**Task description**
The entries below are to be repeated verbatim, in full.
Top of Record excerpts
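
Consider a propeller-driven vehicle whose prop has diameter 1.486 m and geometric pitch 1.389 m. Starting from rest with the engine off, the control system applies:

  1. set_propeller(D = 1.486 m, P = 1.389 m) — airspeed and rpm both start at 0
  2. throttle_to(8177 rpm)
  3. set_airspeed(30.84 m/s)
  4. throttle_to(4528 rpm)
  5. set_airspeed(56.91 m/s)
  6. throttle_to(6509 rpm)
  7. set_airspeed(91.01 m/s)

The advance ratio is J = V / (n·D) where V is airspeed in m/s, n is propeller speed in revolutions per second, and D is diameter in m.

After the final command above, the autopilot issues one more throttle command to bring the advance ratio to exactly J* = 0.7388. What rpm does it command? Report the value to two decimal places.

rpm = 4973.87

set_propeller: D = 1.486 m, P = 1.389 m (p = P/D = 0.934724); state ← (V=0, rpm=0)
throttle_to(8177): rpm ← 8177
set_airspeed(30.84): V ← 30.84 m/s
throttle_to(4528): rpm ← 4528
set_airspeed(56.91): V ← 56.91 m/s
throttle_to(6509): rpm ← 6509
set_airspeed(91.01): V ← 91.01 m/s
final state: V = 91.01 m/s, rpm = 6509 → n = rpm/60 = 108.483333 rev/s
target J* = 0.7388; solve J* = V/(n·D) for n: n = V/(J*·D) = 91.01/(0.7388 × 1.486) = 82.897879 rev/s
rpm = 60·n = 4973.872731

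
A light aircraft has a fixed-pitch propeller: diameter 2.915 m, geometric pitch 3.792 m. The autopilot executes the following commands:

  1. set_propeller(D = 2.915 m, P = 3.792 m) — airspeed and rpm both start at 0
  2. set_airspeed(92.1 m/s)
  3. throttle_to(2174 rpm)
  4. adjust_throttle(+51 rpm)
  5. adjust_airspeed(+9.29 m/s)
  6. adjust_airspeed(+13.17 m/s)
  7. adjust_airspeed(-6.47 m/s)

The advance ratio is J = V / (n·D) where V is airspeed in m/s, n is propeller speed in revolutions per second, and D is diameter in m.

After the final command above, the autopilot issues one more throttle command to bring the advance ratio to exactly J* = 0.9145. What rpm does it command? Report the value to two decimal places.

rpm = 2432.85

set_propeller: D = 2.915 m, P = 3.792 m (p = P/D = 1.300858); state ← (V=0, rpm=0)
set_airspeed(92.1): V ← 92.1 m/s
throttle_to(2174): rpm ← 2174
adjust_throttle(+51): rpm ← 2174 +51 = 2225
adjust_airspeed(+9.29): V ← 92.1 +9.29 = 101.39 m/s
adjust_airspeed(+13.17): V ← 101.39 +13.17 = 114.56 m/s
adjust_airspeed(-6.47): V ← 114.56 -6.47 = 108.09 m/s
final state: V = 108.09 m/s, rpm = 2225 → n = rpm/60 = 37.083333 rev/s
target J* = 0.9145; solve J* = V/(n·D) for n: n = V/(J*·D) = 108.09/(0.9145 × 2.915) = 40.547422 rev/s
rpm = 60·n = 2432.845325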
Bottom of Record excerpts
**Answer for this exercise**
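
Consider a propeller-driven vehicle whose prop has diameter 1.486 m and geometric pitch 1.389 m. Starting from rest with the engine off, the control system applies:

  1. set_propeller(D = 1.486 m, P = 1.389 m) — airspeed and rpm both start at 0
  2. throttle_to(8177 rpm)
  3. set_airspeed(30.84 m/s)
  4. throttle_to(4528 rpm)
  5. set_airspeed(56.91 m/s)
  6. throttle_to(6509 rpm)
  7. set_airspeed(91.01 m/s)

The advance ratio is J = V / (n·D) where V is airspeed in m/s, n is propeller speed in revolutions per second, and D is diameter in m.

After the final command above, the autopilot issues one more throttle command to bring the advance ratio to exactly J* = 0.7388. What rpm does it command? Report the value to two decimal places.

rpm = 4973.87

set_propeller: D = 1.486 m, P = 1.389 m (p = P/D = 0.934724); state ← (V=0, rpm=0)
throttle_to(8177): rpm ← 8177
set_airspeed(30.84): V ← 30.84 m/s
throttle_to(4528): rpm ← 4528
set_airspeed(56.91): V ← 56.91 m/s
throttle_to(6509): rpm ← 6509
set_airspeed(91.01): V ← 91.01 m/s
final state: V = 91.01 m/s, rpm = 6509 → n = rpm/60 = 108.483333 rev/s
target J* = 0.7388; solve J* = V/(n·D) for n: n = V/(J*·D) = 91.01/(0.7388 × 1.486) = 82.897879 rev/s
rpm = 60·n = 4973.872731

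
A light aircraft has a fixed-pitch propeller: diameter 2.915 m, geometric pitch 3.792 m. The autopilot executes the following commands:

  1. set_propeller(D = 2.915 m, P = 3.792 m) — airspeed and rpm both start at 0
  2. set_airspeed(92.1 m/s)
  3. throttle_to(2174 rpm)
  4. adjust_throttle(+51 rpm)
  5. adjust_airspeed(+9.29 m/s)
  6. adjust_airspeed(+13.17 m/s)
  7. adjust_airspeed(-6.47 m/s)

The advance ratio is J = V / (n·D) where V is airspeed in m/s, n is propeller speed in revolutions per second, and D is diameter in m.

After the final command above, the autopilot issues one more throttle command to bring the advance ratio to exactly J* = 0.9145. What rpm does it command? Report the value to two decimal places.

rpm = 2432.85

set_propeller: D = 2.915 m, P = 3.792 m (p = P/D = 1.300858); state ← (V=0, rpm=0)
set_airspeed(92.1): V ← 92.1 m/s
throttle_to(2174): rpm ← 2174
adjust_throttle(+51): rpm ← 2174 +51 = 2225
adjust_airspeed(+9.29): V ← 92.1 +9.29 = 101.39 m/s
adjust_airspeed(+13.17): V ← 101.39 +13.17 = 114.56 m/s
adjust_airspeed(-6.47): V ← 114.56 -6.47 = 108.09 m/s
final state: V = 108.09 m/s, rpm = 2225 → n = rpm/60 = 37.083333 rev/s
target J* = 0.9145; solve J* = V/(n·D) for n: n = V/(J*·D) = 108.09/(0.9145 × 2.915) = 40.547422 rev/s
rpm = 60·n = 2432.845325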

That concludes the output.